▸ **Try it**
Of the lines below, write out exactly those from the line with "Xia: Fay, Rae" through the line with "Eli: Ivy, Wes, Fay", both included, and skip the rest.

+++ Records supplied +++

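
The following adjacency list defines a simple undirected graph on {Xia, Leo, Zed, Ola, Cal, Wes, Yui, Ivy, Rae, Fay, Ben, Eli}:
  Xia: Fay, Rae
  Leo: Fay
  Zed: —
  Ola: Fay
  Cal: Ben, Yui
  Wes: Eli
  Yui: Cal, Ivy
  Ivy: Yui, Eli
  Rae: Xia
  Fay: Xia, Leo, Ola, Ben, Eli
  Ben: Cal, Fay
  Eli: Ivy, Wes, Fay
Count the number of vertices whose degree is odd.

6

Degrees: Xia:2, Leo:1, Zed:0, Ola:1, Cal:2, Wes:1, Yui:2, Ivy:2, Rae:1, Fay:5, Ben:2, Eli:3
Odd-degree vertices: Leo, Ola, Wes, Rae, Fay, Eli.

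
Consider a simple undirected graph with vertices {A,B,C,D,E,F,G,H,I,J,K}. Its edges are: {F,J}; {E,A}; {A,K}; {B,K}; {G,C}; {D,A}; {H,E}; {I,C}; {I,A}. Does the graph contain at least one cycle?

No

|V| = 11, |E| = 9, number of components = 2.
Since 9 = 11 - 2, the graph is a forest and contains no cycle.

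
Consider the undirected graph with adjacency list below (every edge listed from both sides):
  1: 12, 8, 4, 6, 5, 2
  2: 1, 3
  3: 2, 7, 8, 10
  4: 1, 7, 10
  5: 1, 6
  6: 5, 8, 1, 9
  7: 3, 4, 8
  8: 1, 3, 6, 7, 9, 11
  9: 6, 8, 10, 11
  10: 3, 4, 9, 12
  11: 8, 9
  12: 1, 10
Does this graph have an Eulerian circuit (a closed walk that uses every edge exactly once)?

No

Degrees: 1:6, 2:2, 3:4, 4:3, 5:2, 6:4, 7:3, 8:6, 9:4, 10:4, 11:2, 12:2
Vertices with odd degree: 4, 7. An Eulerian circuit requires all degrees even.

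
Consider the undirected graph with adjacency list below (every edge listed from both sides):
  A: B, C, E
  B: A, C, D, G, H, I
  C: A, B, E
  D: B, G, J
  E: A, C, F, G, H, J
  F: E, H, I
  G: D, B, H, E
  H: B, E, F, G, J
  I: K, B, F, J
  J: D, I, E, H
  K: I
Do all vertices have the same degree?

No

Degrees: A:3, B:6, C:3, D:3, E:6, F:3, G:4, H:5, I:4, J:4, K:1
Vertex K has degree 1 while B has degree 6, so the graph is not regular.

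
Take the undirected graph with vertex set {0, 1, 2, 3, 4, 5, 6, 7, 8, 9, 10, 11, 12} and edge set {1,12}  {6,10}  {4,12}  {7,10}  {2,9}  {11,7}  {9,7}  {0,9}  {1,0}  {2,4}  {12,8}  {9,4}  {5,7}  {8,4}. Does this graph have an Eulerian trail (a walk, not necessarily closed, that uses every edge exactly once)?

Degrees: 0:2, 1:2, 2:2, 3:0, 4:4, 5:1, 6:1, 7:4, 8:2, 9:4, 10:2, 11:1, 12:3
Odd-degree vertices: 5, 6, 11, 12 (4 total).
With 4 odd-degree vertices (more than two), no single trail can use every edge.

No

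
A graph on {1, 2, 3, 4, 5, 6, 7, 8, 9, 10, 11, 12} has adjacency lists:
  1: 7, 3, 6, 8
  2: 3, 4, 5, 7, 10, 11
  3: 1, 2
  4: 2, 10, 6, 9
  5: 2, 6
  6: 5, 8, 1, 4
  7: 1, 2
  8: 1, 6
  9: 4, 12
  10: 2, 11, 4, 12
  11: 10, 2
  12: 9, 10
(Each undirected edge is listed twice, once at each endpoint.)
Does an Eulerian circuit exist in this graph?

Yes

Degrees: 1:4, 2:6, 3:2, 4:4, 5:2, 6:4, 7:2, 8:2, 9:2, 10:4, 11:2, 12:2
All degrees are even and the non-isolated vertices are connected — an Eulerian circuit exists.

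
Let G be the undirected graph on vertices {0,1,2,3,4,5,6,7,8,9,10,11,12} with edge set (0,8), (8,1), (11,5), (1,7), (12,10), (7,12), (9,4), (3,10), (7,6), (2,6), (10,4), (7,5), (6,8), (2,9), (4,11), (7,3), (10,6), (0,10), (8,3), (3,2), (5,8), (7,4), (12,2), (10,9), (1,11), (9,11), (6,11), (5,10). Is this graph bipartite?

No

The cycle 4-9-11-4 has length 3, which is odd, so the graph is not bipartite.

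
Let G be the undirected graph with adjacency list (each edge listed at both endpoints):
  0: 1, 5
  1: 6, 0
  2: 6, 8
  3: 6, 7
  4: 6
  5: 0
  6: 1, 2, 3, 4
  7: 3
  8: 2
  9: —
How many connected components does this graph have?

Component: {9}
Component: {0, 1, 2, 3, 4, 5, 6, 7, 8}

2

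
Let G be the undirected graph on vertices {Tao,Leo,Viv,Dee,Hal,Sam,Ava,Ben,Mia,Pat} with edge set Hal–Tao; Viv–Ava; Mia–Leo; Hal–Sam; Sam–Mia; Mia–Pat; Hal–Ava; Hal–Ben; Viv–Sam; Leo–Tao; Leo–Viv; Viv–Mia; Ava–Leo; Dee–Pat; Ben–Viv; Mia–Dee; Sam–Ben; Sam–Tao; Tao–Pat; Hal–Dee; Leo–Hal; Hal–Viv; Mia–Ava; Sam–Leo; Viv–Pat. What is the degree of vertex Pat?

4

Neighbors of Pat: Tao, Viv, Dee, Mia.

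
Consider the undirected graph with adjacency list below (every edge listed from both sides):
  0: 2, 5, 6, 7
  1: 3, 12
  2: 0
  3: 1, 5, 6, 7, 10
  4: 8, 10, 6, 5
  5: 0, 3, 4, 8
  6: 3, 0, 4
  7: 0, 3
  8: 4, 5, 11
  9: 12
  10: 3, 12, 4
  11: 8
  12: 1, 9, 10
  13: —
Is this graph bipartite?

No

The cycle 4-8-5-4 has length 3, which is odd, so the graph is not bipartite.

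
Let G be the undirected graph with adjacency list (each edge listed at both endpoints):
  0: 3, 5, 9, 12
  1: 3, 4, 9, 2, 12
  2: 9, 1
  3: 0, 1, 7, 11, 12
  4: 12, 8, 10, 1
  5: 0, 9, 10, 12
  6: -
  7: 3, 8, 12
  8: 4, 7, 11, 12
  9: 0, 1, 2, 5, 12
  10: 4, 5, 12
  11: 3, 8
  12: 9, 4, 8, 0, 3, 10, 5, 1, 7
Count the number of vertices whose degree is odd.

Degrees: 0:4, 1:5, 2:2, 3:5, 4:4, 5:4, 6:0, 7:3, 8:4, 9:5, 10:3, 11:2, 12:9
Odd-degree vertices: 1, 3, 7, 9, 10, 12.

6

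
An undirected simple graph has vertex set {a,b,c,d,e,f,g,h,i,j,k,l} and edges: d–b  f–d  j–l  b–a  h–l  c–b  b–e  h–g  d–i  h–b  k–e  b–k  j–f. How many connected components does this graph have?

Component: {a, b, c, d, e, f, g, h, i, j, k, l}

1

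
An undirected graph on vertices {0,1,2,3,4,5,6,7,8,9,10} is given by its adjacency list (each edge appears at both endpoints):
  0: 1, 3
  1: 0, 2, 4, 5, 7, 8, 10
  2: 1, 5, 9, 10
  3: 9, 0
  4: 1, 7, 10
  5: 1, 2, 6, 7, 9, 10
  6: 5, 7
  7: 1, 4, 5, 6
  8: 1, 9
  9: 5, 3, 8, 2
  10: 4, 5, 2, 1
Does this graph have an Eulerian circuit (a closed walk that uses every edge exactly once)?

No

Degrees: 0:2, 1:7, 2:4, 3:2, 4:3, 5:6, 6:2, 7:4, 8:2, 9:4, 10:4
Vertices with odd degree: 1, 4. An Eulerian circuit requires all degrees even.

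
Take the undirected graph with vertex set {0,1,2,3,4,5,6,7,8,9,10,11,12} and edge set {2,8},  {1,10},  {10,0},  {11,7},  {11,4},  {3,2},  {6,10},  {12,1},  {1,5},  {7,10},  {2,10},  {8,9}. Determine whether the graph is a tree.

|V| = 13, |E| = 12.
Connected and |E| = |V| - 1, which characterizes a tree.

Yes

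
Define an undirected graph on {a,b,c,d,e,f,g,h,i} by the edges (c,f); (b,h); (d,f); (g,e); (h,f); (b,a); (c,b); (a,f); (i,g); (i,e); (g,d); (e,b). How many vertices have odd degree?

2

Degrees: a:2, b:4, c:2, d:2, e:3, f:4, g:3, h:2, i:2
Odd-degree vertices: e, g.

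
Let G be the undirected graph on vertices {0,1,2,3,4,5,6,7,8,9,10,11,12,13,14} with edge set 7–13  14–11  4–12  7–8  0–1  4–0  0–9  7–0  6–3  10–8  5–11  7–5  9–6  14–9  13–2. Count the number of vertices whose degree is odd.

6

Degrees: 0:4, 1:1, 2:1, 3:1, 4:2, 5:2, 6:2, 7:4, 8:2, 9:3, 10:1, 11:2, 12:1, 13:2, 14:2
Odd-degree vertices: 1, 2, 3, 9, 10, 12.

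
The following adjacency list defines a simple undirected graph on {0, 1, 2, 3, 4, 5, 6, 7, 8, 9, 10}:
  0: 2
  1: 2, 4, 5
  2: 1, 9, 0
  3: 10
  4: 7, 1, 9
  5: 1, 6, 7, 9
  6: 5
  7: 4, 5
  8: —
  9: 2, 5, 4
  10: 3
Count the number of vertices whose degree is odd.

8

Degrees: 0:1, 1:3, 2:3, 3:1, 4:3, 5:4, 6:1, 7:2, 8:0, 9:3, 10:1
Odd-degree vertices: 0, 1, 2, 3, 4, 6, 9, 10.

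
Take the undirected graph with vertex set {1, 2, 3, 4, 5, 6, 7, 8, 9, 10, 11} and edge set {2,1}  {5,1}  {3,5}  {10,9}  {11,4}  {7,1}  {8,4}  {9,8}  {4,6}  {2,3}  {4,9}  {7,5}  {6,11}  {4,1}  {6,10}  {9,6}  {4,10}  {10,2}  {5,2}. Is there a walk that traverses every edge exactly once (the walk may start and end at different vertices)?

Degrees: 1:4, 2:4, 3:2, 4:6, 5:4, 6:4, 7:2, 8:2, 9:4, 10:4, 11:2
Odd-degree vertices: none (0 total).
The non-isolated vertices are connected and exactly 0 have odd degree, so an Eulerian trail exists.

Yes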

+++

▸ **Answer**
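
  Xia: Fay, Rae
  Leo: Fay
  Zed: —
  Ola: Fay
  Cal: Ben, Yui
  Wes: Eli
  Yui: Cal, Ivy
  Ivy: Yui, Eli
  Rae: Xia
  Fay: Xia, Leo, Ola, Ben, Eli
  Ben: Cal, Fay
  Eli: Ivy, Wes, Fay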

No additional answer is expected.